» GOAL OF THE EXERCISE: The records that follow must all be duplicated exactly.

━━ EXERCISE INPUT

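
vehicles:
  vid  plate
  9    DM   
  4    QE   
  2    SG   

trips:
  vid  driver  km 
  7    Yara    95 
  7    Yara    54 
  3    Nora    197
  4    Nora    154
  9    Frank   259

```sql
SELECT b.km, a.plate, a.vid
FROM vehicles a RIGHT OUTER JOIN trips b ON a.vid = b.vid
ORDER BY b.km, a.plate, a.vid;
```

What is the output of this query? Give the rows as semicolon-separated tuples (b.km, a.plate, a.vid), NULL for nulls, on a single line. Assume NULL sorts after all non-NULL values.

(54, NULL, NULL); (95, NULL, NULL); (154, QE, 4); (197, NULL, NULL); (259, DM, 9)

RIGHT JOIN keeps every row from `trips`; unmatched rows get NULL for `vehicles`'s columns.
Matching on a.vid = b.vid.
- a[0] vid=9 → 1 match(es) in b → 1 row(s).
- a[1] vid=4 → 1 match(es) in b → 1 row(s).
- a[2] vid=2 → no match.
- 3 b row(s) had no a match → kept, a columns NULL.
After projecting and ordering:
b.km | a.plate | a.vid
54 | NULL | NULL
95 | NULL | NULL
154 | QE | 4
197 | NULL | NULL
259 | DM | 9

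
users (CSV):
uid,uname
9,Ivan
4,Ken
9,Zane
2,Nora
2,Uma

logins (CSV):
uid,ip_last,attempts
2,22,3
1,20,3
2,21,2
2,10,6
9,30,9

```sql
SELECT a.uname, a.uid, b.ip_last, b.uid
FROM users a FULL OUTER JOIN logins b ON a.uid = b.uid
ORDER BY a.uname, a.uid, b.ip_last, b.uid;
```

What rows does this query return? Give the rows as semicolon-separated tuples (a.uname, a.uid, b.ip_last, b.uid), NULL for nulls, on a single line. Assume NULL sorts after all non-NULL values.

FULL OUTER JOIN keeps every row from both sides; unmatched rows get NULL for the other side's columns.
Matching on a.uid = b.uid.
- uid=9: 1 matching b row(s), so 1 row(s) emitted.
- uid=4: no b row matches, row kept with b columns NULL.
- uid=9: 1 matching b row(s), so 1 row(s) emitted.
- uid=2: 3 matching b row(s), so 3 row(s) emitted.
- uid=2: 3 matching b row(s), so 3 row(s) emitted.
- 1 b row(s) had no a match → kept, a columns NULL.
After projecting and ordering:
a.uname | a.uid | b.ip_last | b.uid
Ivan | 9 | 30 | 9
Ken | 4 | NULL | NULL
Nora | 2 | 10 | 2
Nora | 2 | 21 | 2
Nora | 2 | 22 | 2
Uma | 2 | 10 | 2
Uma | 2 | 21 | 2
Uma | 2 | 22 | 2
Zane | 9 | 30 | 9
NULL | NULL | 20 | 1

(Ivan, 9, 30, 9); (Ken, 4, NULL, NULL); (Nora, 2, 10, 2); (Nora, 2, 21, 2); (Nora, 2, 22, 2); (Uma, 2, 10, 2); (Uma, 2, 21, 2); (Uma, 2, 22, 2); (Zane, 9, 30, 9); (NULL, NULL, 20, 1)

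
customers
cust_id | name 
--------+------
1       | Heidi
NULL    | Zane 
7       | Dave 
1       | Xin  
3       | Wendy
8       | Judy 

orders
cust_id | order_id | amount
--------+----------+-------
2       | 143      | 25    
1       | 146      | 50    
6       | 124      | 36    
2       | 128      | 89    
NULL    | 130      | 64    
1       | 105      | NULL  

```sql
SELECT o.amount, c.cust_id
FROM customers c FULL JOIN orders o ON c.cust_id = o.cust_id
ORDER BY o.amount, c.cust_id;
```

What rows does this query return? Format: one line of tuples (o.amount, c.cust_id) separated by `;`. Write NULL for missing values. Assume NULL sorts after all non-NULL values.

(25, NULL); (36, NULL); (50, 1); (50, 1); (64, NULL); (89, NULL); (NULL, 1); (NULL, 1); (NULL, 3); (NULL, 7); (NULL, 8); (NULL, NULL)

FULL OUTER JOIN keeps every row from both sides; unmatched rows get NULL for the other side's columns.
Matching on c.cust_id = o.cust_id. A NULL in a compared column never satisfies the condition.
- c[0] cust_id=1 → 2 match(es) in o → 2 row(s).
- c[1] cust_id=NULL → no match; kept with NULLs on the o side.
- c[2] cust_id=7 → no match; kept with NULLs on the o side.
- c[3] cust_id=1 → 2 match(es) in o → 2 row(s).
- c[4] cust_id=3 → no match; kept with NULLs on the o side.
- c[5] cust_id=8 → no match; kept with NULLs on the o side.
- plus 4 unmatched o row(s), each kept with NULL c columns.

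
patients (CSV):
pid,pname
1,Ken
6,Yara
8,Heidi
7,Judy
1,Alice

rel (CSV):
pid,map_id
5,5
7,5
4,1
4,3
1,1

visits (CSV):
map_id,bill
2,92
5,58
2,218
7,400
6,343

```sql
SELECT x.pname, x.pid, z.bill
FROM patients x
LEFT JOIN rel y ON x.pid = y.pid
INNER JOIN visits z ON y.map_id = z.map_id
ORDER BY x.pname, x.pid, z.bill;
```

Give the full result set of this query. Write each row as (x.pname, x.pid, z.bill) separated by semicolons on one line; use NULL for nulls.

(Judy, 7, 58)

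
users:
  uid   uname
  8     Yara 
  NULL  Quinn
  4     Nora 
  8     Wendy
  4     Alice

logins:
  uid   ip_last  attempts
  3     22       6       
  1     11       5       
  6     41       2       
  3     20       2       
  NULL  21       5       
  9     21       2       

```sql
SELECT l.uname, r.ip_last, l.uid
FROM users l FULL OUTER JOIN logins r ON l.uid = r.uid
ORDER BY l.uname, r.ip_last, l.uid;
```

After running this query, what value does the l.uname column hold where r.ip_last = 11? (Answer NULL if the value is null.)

FULL OUTER JOIN keeps every row from both sides; unmatched rows get NULL for the other side's columns.
Matching on l.uid = r.uid. A NULL in a compared column never satisfies the condition.
- uid=8: no r row matches, row kept with r columns NULL.
- uid=NULL: no r row matches, row kept with r columns NULL.
- uid=4: no r row matches, row kept with r columns NULL.
- uid=8: no r row matches, row kept with r columns NULL.
- uid=4: no r row matches, row kept with r columns NULL.
- 6 row(s) from r found no l partner → padded with NULL.

NULL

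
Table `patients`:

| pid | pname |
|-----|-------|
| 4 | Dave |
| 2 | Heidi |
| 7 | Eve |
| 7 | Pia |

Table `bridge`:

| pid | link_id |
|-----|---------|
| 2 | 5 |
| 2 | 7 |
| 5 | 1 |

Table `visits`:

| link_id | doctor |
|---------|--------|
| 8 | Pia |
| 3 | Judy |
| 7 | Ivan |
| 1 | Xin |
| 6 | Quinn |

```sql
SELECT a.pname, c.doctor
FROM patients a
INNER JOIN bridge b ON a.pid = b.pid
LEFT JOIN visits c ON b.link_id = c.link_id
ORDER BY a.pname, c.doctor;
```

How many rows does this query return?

2

Step 1 — a INNER JOIN b on pid → 2 row(s).
Then LEFT JOIN `visits c` on link_id: each of those 2 rows is kept; rows whose b.link_id has no match in c get NULL for c's columns.
Result: 2 row(s).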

━━━━

» FINAL ANSWER:
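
vehicles:
  vid  plate
  9    DM   
  4    QE   
  2    SG   

trips:
  vid  driver  km 
  7    Yara    95 
  7    Yara    54 
  3    Nora    197
  4    Nora    154
  9    Frank   259

```sql
SELECT b.km, a.plate, a.vid
FROM vehicles a RIGHT OUTER JOIN trips b ON a.vid = b.vid
ORDER BY b.km, a.plate, a.vid;
```

What is the output of this query? Give the rows as semicolon-separated tuples (b.km, a.plate, a.vid), NULL for nulls, on a single line. Assume NULL sorts after all non-NULL values.

(54, NULL, NULL); (95, NULL, NULL); (154, QE, 4); (197, NULL, NULL); (259, DM, 9)

RIGHT JOIN keeps every row from `trips`; unmatched rows get NULL for `vehicles`'s columns.
Matching on a.vid = b.vid.
- a[0] vid=9 → 1 match(es) in b → 1 row(s).
- a[1] vid=4 → 1 match(es) in b → 1 row(s).
- a[2] vid=2 → no match.
- 3 b row(s) had no a match → kept, a columns NULL.
After projecting and ordering:
b.km | a.plate | a.vid
54 | NULL | NULL
95 | NULL | NULL
154 | QE | 4
197 | NULL | NULL
259 | DM | 9

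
users (CSV):
uid,uname
9,Ivan
4,Ken
9,Zane
2,Nora
2,Uma

logins (CSV):
uid,ip_last,attempts
2,22,3
1,20,3
2,21,2
2,10,6
9,30,9

```sql
SELECT a.uname, a.uid, b.ip_last, b.uid
FROM users a FULL OUTER JOIN logins b ON a.uid = b.uid
ORDER BY a.uname, a.uid, b.ip_last, b.uid;
```

What rows does this query return? Give the rows as semicolon-separated tuples (a.uname, a.uid, b.ip_last, b.uid), NULL for nulls, on a single line. Assume NULL sorts after all non-NULL values.

FULL OUTER JOIN keeps every row from both sides; unmatched rows get NULL for the other side's columns.
Matching on a.uid = b.uid.
- uid=9: 1 matching b row(s), so 1 row(s) emitted.
- uid=4: no b row matches, row kept with b columns NULL.
- uid=9: 1 matching b row(s), so 1 row(s) emitted.
- uid=2: 3 matching b row(s), so 3 row(s) emitted.
- uid=2: 3 matching b row(s), so 3 row(s) emitted.
- 1 b row(s) had no a match → kept, a columns NULL.
After projecting and ordering:
a.uname | a.uid | b.ip_last | b.uid
Ivan | 9 | 30 | 9
Ken | 4 | NULL | NULL
Nora | 2 | 10 | 2
Nora | 2 | 21 | 2
Nora | 2 | 22 | 2
Uma | 2 | 10 | 2
Uma | 2 | 21 | 2
Uma | 2 | 22 | 2
Zane | 9 | 30 | 9
NULL | NULL | 20 | 1

(Ivan, 9, 30, 9); (Ken, 4, NULL, NULL); (Nora, 2, 10, 2); (Nora, 2, 21, 2); (Nora, 2, 22, 2); (Uma, 2, 10, 2); (Uma, 2, 21, 2); (Uma, 2, 22, 2); (Zane, 9, 30, 9); (NULL, NULL, 20, 1)

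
customers
cust_id | name 
--------+------
1       | Heidi
NULL    | Zane 
7       | Dave 
1       | Xin  
3       | Wendy
8       | Judy 

orders
cust_id | order_id | amount
--------+----------+-------
2       | 143      | 25    
1       | 146      | 50    
6       | 124      | 36    
2       | 128      | 89    
NULL    | 130      | 64    
1       | 105      | NULL  

```sql
SELECT o.amount, c.cust_id
FROM customers c FULL JOIN orders o ON c.cust_id = o.cust_id
ORDER BY o.amount, c.cust_id;
```

What rows does this query return? Format: one line of tuples (o.amount, c.cust_id) separated by `;`. Write NULL for missing values. Assume NULL sorts after all non-NULL values.

(25, NULL); (36, NULL); (50, 1); (50, 1); (64, NULL); (89, NULL); (NULL, 1); (NULL, 1); (NULL, 3); (NULL, 7); (NULL, 8); (NULL, NULL)

FULL OUTER JOIN keeps every row from both sides; unmatched rows get NULL for the other side's columns.
Matching on c.cust_id = o.cust_id. A NULL in a compared column never satisfies the condition.
- c[0] cust_id=1 → 2 match(es) in o → 2 row(s).
- c[1] cust_id=NULL → no match; kept with NULLs on the o side.
- c[2] cust_id=7 → no match; kept with NULLs on the o side.
- c[3] cust_id=1 → 2 match(es) in o → 2 row(s).
- c[4] cust_id=3 → no match; kept with NULLs on the o side.
- c[5] cust_id=8 → no match; kept with NULLs on the o side.
- plus 4 unmatched o row(s), each kept with NULL c columns.

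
patients (CSV):
pid,pname
1,Ken
6,Yara
8,Heidi
7,Judy
1,Alice

rel (CSV):
pid,map_id
5,5
7,5
4,1
4,3
1,1

visits (CSV):
map_id,bill
2,92
5,58
2,218
7,400
6,343

```sql
SELECT x.pname, x.pid, z.bill
FROM patients x
LEFT JOIN rel y ON x.pid = y.pid
INNER JOIN visits z ON y.map_id = z.map_id
ORDER BY x.pname, x.pid, z.bill;
```

Give the full result set of this query. Write each row as (x.pname, x.pid, z.bill) separated by semicolons on one line; use NULL for nulls.

(Judy, 7, 58)

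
users:
  uid   uname
  8     Yara 
  NULL  Quinn
  4     Nora 
  8     Wendy
  4     Alice

logins:
  uid   ip_last  attempts
  3     22       6       
  1     11       5       
  6     41       2       
  3     20       2       
  NULL  21       5       
  9     21       2       

```sql
SELECT l.uname, r.ip_last, l.uid
FROM users l FULL OUTER JOIN logins r ON l.uid = r.uid
ORDER BY l.uname, r.ip_last, l.uid;
```

After running this query, what value does the l.uname column hold where r.ip_last = 11? (Answer NULL if the value is null.)

FULL OUTER JOIN keeps every row from both sides; unmatched rows get NULL for the other side's columns.
Matching on l.uid = r.uid. A NULL in a compared column never satisfies the condition.
- uid=8: no r row matches, row kept with r columns NULL.
- uid=NULL: no r row matches, row kept with r columns NULL.
- uid=4: no r row matches, row kept with r columns NULL.
- uid=8: no r row matches, row kept with r columns NULL.
- uid=4: no r row matches, row kept with r columns NULL.
- 6 row(s) from r found no l partner → padded with NULL.

NULL

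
Table `patients`:

| pid | pname |
|-----|-------|
| 4 | Dave |
| 2 | Heidi |
| 7 | Eve |
| 7 | Pia |

Table `bridge`:

| pid | link_id |
|-----|---------|
| 2 | 5 |
| 2 | 7 |
| 5 | 1 |

Table `visits`:

| link_id | doctor |
|---------|--------|
| 8 | Pia |
| 3 | Judy |
| 7 | Ivan |
| 1 | Xin |
| 6 | Quinn |

```sql
SELECT a.pname, c.doctor
FROM patients a
INNER JOIN bridge b ON a.pid = b.pid
LEFT JOIN visits c ON b.link_id = c.link_id
ORDER BY a.pname, c.doctor;
```

How many rows does this query return?

2

Step 1 — a INNER JOIN b on pid → 2 row(s).
Then LEFT JOIN `visits c` on link_id: each of those 2 rows is kept; rows whose b.link_id has no match in c get NULL for c's columns.
Result: 2 row(s).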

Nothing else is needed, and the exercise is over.